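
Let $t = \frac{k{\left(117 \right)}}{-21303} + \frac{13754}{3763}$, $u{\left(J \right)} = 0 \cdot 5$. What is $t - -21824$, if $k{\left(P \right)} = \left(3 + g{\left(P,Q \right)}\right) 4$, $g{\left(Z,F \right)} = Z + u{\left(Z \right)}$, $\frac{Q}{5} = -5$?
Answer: $\frac{583257543986}{26721063} \approx 21828.0$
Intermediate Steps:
$u{\left(J \right)} = 0$
$Q = -25$ ($Q = 5 \left(-5\right) = -25$)
$g{\left(Z,F \right)} = Z$ ($g{\left(Z,F \right)} = Z + 0 = Z$)
$k{\left(P \right)} = 12 + 4 P$ ($k{\left(P \right)} = \left(3 + P\right) 4 = 12 + 4 P$)
$t = \frac{97065074}{26721063}$ ($t = \frac{12 + 4 \cdot 117}{-21303} + \frac{13754}{3763} = \left(12 + 468\right) \left(- \frac{1}{21303}\right) + 13754 \cdot \frac{1}{3763} = 480 \left(- \frac{1}{21303}\right) + \frac{13754}{3763} = - \frac{160}{7101} + \frac{13754}{3763} = \frac{97065074}{26721063} \approx 3.6325$)
$t - -21824 = \frac{97065074}{26721063} - -21824 = \frac{97065074}{26721063} + 21824 = \frac{583257543986}{26721063}$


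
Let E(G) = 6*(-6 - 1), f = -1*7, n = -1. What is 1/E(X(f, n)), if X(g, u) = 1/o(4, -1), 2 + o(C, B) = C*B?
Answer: -1/42 ≈ -0.023810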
—————
- Work to complete
Could you repeat every record above exactly as it is written?

- Task solution
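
Let $t = \frac{k{\left(117 \right)}}{-21303} + \frac{13754}{3763}$, $u{\left(J \right)} = 0 \cdot 5$. What is $t - -21824$, if $k{\left(P \right)} = \left(3 + g{\left(P,Q \right)}\right) 4$, $g{\left(Z,F \right)} = Z + u{\left(Z \right)}$, $\frac{Q}{5} = -5$?
Answer: $\frac{583257543986}{26721063} \approx 21828.0$
Intermediate Steps:
$u{\left(J \right)} = 0$
$Q = -25$ ($Q = 5 \left(-5\right) = -25$)
$g{\left(Z,F \right)} = Z$ ($g{\left(Z,F \right)} = Z + 0 = Z$)
$k{\left(P \right)} = 12 + 4 P$ ($k{\left(P \right)} = \left(3 + P\right) 4 = 12 + 4 P$)
$t = \frac{97065074}{26721063}$ ($t = \frac{12 + 4 \cdot 117}{-21303} + \frac{13754}{3763} = \left(12 + 468\right) \left(- \frac{1}{21303}\right) + 13754 \cdot \frac{1}{3763} = 480 \left(- \frac{1}{21303}\right) + \frac{13754}{3763} = - \frac{160}{7101} + \frac{13754}{3763} = \frac{97065074}{26721063} \approx 3.6325$)
$t - -21824 = \frac{97065074}{26721063} - -21824 = \frac{97065074}{26721063} + 21824 = \frac{583257543986}{26721063}$


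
Let E(G) = 6*(-6 - 1), f = -1*7, n = -1. What is 1/E(X(f, n)), if X(g, u) = 1/o(4, -1), 2 + o(C, B) = C*B?
Answer: -1/42 ≈ -0.023810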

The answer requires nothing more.